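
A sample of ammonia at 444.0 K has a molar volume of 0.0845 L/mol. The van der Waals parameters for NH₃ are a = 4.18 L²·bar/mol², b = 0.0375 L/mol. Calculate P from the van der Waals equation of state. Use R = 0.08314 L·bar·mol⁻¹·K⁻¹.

P = RT/(V_m − b) − a/V_m²
RT/(V_m − b) = (0.08314)(444.0)/(0.0845 − 0.0375) = 36.914/0.047000 = 785.40 bar
a/V_m² = 4.18/(0.0845)² = 585.41 bar
P = 785.40 − 585.41 = 200.0 bar

P ≈ 200.0 bar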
━━━
● TASK BRIEF:
Repeat each of the entries above precisely as given.

● TASK RESULT:
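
A sample of ammonia at 444.0 K has a molar volume of 0.0845 L/mol. The van der Waals parameters for NH₃ are a = 4.18 L²·bar/mol², b = 0.0375 L/mol. Calculate P from the van der Waals equation of state. Use R = 0.08314 L·bar·mol⁻¹·K⁻¹.

P = RT/(V_m − b) − a/V_m²
RT/(V_m − b) = (0.08314)(444.0)/(0.0845 − 0.0375) = 36.914/0.047000 = 785.40 bar
a/V_m² = 4.18/(0.0845)² = 585.41 bar
P = 785.40 − 585.41 = 200.0 bar

P ≈ 200.0 bar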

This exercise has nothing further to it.